Required action —
Reproduce every record exactly as given.

(Saved data entries)
-------
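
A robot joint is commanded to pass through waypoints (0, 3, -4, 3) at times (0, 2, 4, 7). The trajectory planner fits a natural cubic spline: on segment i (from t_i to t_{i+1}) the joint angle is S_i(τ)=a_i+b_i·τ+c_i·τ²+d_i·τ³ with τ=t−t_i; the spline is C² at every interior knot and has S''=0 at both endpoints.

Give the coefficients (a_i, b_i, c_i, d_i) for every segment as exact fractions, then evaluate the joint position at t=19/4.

  seg 0: a=0 b=178/57 c=0 d=-185/456
  seg 1: a=3 b=-199/114 c=-185/76 d=355/456
  seg 2: a=-4 b=-122/57 c=85/38 d=-85/342
S(19/4) = -10827/2432

Δ: Δ0=3/2, Δ1=-7/2, Δ2=7/3
row 1: diag=8, rhs=-30; c'=1/4, d'=-15/4
row 2: denom=10−2·1/4=19/2; d'=(35−2·-15/4)/(19/2)=85/19
back: M2=85/19
back: M1=-15/4−1/4·85/19=-185/38
M: M0=0, M1=-185/38, M2=85/19, M3=0
seg 0: a=0, c=M0/2=0, d=(M1−M0)/(6·2)=-185/456, b=Δ0−h0·(2M0+M1)/6=178/57
seg 1: a=3, c=M1/2=-185/76, d=(M2−M1)/(6·2)=355/456, b=Δ1−h1·(2M1+M2)/6=-199/114
seg 2: a=-4, c=M2/2=85/38, d=(M3−M2)/(6·3)=-85/342, b=Δ2−h2·(2M2+M3)/6=-122/57
t_q=19/4 → seg 2, τ=3/4; S=-4+-122/57·τ+85/38·τ²+-85/342·τ³=-10827/2432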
-------
Your response —
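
A robot joint is commanded to pass through waypoints (0, 3, -4, 3) at times (0, 2, 4, 7). The trajectory planner fits a natural cubic spline: on segment i (from t_i to t_{i+1}) the joint angle is S_i(τ)=a_i+b_i·τ+c_i·τ²+d_i·τ³ with τ=t−t_i; the spline is C² at every interior knot and has S''=0 at both endpoints.

Give the coefficients (a_i, b_i, c_i, d_i) for every segment as exact fractions, then evaluate the joint position at t=19/4.

  seg 0: a=0 b=178/57 c=0 d=-185/456
  seg 1: a=3 b=-199/114 c=-185/76 d=355/456
  seg 2: a=-4 b=-122/57 c=85/38 d=-85/342
S(19/4) = -10827/2432

Δ: Δ0=3/2, Δ1=-7/2, Δ2=7/3
row 1: diag=8, rhs=-30; c'=1/4, d'=-15/4
row 2: denom=10−2·1/4=19/2; d'=(35−2·-15/4)/(19/2)=85/19
back: M2=85/19
back: M1=-15/4−1/4·85/19=-185/38
M: M0=0, M1=-185/38, M2=85/19, M3=0
seg 0: a=0, c=M0/2=0, d=(M1−M0)/(6·2)=-185/456, b=Δ0−h0·(2M0+M1)/6=178/57
seg 1: a=3, c=M1/2=-185/76, d=(M2−M1)/(6·2)=355/456, b=Δ1−h1·(2M1+M2)/6=-199/114
seg 2: a=-4, c=M2/2=85/38, d=(M3−M2)/(6·3)=-85/342, b=Δ2−h2·(2M2+M3)/6=-122/57
t_q=19/4 → seg 2, τ=3/4; S=-4+-122/57·τ+85/38·τ²+-85/342·τ³=-10827/2432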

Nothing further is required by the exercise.